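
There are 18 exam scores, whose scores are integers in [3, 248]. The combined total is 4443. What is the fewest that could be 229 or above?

17

Each value short of 229 is at most 228, costing at least 248 − 228 = 20 against the maximum total of 4464.
We can afford to lose at most 4464 − 4443 = 21, so at most ⌊21/20⌋ = 1 fall short, and at least 17 are ≥ 229.
Exactly 17 works: 17 values at 248 and 1 at 228 total 4444; lower one of the high values by 1 (still ≥ 229) to hit 4443.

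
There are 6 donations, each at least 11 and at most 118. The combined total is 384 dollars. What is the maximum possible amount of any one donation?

Maximizing one value means minimizing the remaining 5.
The other 5 contribute at least 5 × 11 = 55, leaving at most 384 − 55 = 329.
But each donation is capped at 118, so the maximum is 118.
Achievable: one at 118 and the other 5 totalling 266, which fits since 5 × 11 ≤ 266 ≤ 5 × 118.

118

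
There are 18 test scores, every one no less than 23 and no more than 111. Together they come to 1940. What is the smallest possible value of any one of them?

53

To make one score as small as possible, make the other 17 as large as possible.
The other 17 contribute at most 17 × 111 = 1887, leaving at least 1940 − 1887 = 53.
Since 53 ≥ 23, this is achievable: one at 53 and 17 at 111.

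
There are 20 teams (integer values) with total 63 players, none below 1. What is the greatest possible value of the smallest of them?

3

The 20 values sum to 63, so their minimum is at most ⌊63/20⌋ = 3.
Achievable: 17 of them at 3 and 3 at 4 total 63.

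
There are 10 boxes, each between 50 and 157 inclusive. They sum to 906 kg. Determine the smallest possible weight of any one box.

Minimizing one value means maximizing the remaining 9.
The other 9 can take up 9 × 157 = 1413 ≥ 906 − 50, so one box can sit at its floor of 50.
Achievable: one at 50 and the other 9 totalling 856, which fits since 9 × 50 ≤ 856 ≤ 9 × 157.

50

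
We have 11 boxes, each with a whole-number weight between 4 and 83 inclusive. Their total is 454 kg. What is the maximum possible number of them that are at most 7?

6

Suppose k of them are at most 7. Those contribute at most 7 each and the rest at most 83 each.
So the total is at most 7k + 83(11 − k) = 913 − 76k. This must still be ≥ 454, so k ≤ 6.
k = 6 is achieved by 6 values at 7 and 5 at 83, total 457; lower one of the 83's by 3 (still > 7) to reach 454.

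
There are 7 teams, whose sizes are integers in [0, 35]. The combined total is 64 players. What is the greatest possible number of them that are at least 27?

2

Suppose k of them are at least 27. Those contribute at least 27 each and the other 7 − k at least 0 each.
So the total is at least 27k + 0(7 − k) = 0 + 27k. This must be ≤ 64, giving k ≤ 2.
k = 2 is achieved by 2 values at 27 and 5 at 0, total 54; add 10 to one value (staying below 27) to reach 64.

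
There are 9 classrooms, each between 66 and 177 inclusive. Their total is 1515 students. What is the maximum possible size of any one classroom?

177

Maximizing one value means minimizing the remaining 8.
The other 8 contribute at least 8 × 66 = 528, leaving at most 1515 − 528 = 987.
But each classroom is capped at 177, so the maximum is 177.
Achievable: one at 177 and the other 8 totalling 1338, which fits since 8 × 66 ≤ 1338 ≤ 8 × 177.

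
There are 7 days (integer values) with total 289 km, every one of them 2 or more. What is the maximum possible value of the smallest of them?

41

The average is 289/7 < 42, so some value is ≤ 41.
Taking 5 copies of 41 and 2 copies of 42 gives exactly 289, so 41 is attained.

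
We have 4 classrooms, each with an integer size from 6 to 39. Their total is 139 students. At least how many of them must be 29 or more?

3

Suppose at most 4 − j of them reach 29; then j values are ≤ 28 and the rest ≤ 39.
The total is then ≤ 28·j + 39·(4 − j) = 156 − 11j. For this to be ≥ 139 we need j ≤ 1, so at least 4 − 1 = 3 must reach 29.
Exactly 3 works: 3 values at 39 and 1 at 28 total 145; lower one of the high values by 6 (still ≥ 29) to hit 139.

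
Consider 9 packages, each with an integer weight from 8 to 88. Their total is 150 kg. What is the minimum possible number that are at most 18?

2

Each value above 18 is at least 19, contributing at least 19 − 8 = 11 above the floor 8.
The sum exceeds the floor total 72 by 78, so at most ⌊78/11⌋ = 7 exceed 18, and at least 2 are ≤ 18.
Exactly 2 works: 2 values at 8 and 7 at 19 total 149; raise one of the low values by 1 (still ≤ 18) to hit 150.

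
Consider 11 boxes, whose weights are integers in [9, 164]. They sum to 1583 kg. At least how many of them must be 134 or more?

4

Each value short of 134 is at most 133, costing at least 164 − 133 = 31 against the maximum total of 1804.
We can afford to lose at most 1804 − 1583 = 221, so at most ⌊221/31⌋ = 7 fall short, and at least 4 are ≥ 134.
Exactly 4 works: 4 values at 164 and 7 at 133 total 1587; lower one of the high values by 4 (still ≥ 134) to hit 1583.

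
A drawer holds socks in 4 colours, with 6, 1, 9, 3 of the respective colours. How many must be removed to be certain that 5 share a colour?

13

In the worst case you take as many as possible of each colour without reaching 5: 4 + 1 + 4 + 3 = 12.
The next one must give 5 of some colour, so 12 + 1 = 13.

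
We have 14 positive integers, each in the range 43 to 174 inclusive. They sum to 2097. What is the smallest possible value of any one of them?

Minimizing one value means maximizing the remaining 13.
The other 13 can take up 13 × 174 = 2262 ≥ 2097 − 43, so one integer can sit at its floor of 43.
Achievable: one at 43 and the other 13 totalling 2054, which fits since 13 × 43 ≤ 2054 ≤ 13 × 174.

43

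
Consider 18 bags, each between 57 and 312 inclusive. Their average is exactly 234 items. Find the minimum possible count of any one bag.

Minimizing one value means maximizing the remaining 17.
The total is 18 × 234 = 4212.
The other 17 can take up 17 × 312 = 5304 ≥ 4212 − 57, so one bag can sit at its floor of 57.
Achievable: one at 57 and the other 17 totalling 4155, which fits since 17 × 57 ≤ 4155 ≤ 17 × 312.

57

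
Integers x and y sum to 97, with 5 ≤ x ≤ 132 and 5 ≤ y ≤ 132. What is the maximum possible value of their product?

2352

With x + y fixed, xy peaks when the two are closest together.
Taking x = 48 and y = 49 (both in [5, 132]) gives xy = 2352.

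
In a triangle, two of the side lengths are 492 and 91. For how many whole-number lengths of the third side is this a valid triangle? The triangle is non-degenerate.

The triangle inequality gives |492 − 91| < c < 492 + 91, i.e. 401 < c < 583.
So c can be any integer from 402 to 582: 181 values.

181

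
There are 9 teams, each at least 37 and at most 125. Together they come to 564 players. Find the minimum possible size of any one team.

37

Minimizing one value means maximizing the remaining 8.
The other 8 can take up 8 × 125 = 1000 ≥ 564 − 37, so one team can sit at its floor of 37.
Achievable: one at 37 and the other 8 totalling 527, which fits since 8 × 37 ≤ 527 ≤ 8 × 125.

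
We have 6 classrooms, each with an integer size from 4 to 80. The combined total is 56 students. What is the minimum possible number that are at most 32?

Let j be the number exceeding 32. Then the total is ≥ 33·j + 4·(6 − j) = 24 + 29j.
So 29j ≤ 32 and j ≤ 1; hence at least 6 − 1 = 5 are ≤ 32.
Exactly 5 works: 5 values at 4 and 1 at 33 total 53; raise one of the low values by 3 (still ≤ 32) to hit 56.

5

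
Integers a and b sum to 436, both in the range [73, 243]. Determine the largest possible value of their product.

47524

With a + b fixed, ab peaks when the two are closest together.
Taking a = 218 and b = 218 (both in [73, 243]) gives ab = 47524.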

WORK INSTRUCTIONS:
Nothing but the lines from the one containing "In a triangle, two" through the last line of the listing should be output, each exactly as written.

RESPONSE TO THIS TASK:
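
In a triangle, two of the side lengths are 492 and 91. For how many whole-number lengths of the third side is this a valid triangle? The triangle is non-degenerate.

The triangle inequality gives |492 − 91| < c < 492 + 91, i.e. 401 < c < 583.
So c can be any integer from 402 to 582: 181 values.

181

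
There are 9 teams, each at least 37 and at most 125. Together they come to 564 players. Find the minimum possible size of any one team.

37

Minimizing one value means maximizing the remaining 8.
The other 8 can take up 8 × 125 = 1000 ≥ 564 − 37, so one team can sit at its floor of 37.
Achievable: one at 37 and the other 8 totalling 527, which fits since 8 × 37 ≤ 527 ≤ 8 × 125.

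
We have 6 classrooms, each with an integer size from 4 to 80. The combined total is 56 students. What is the minimum possible number that are at most 32?

Let j be the number exceeding 32. Then the total is ≥ 33·j + 4·(6 − j) = 24 + 29j.
So 29j ≤ 32 and j ≤ 1; hence at least 6 − 1 = 5 are ≤ 32.
Exactly 5 works: 5 values at 4 and 1 at 33 total 53; raise one of the low values by 3 (still ≤ 32) to hit 56.

5

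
Integers a and b sum to 436, both in the range [73, 243]. Determine the largest possible value of their product.

47524

With a + b fixed, ab peaks when the two are closest together.
Taking a = 218 and b = 218 (both in [73, 243]) gives ab = 47524.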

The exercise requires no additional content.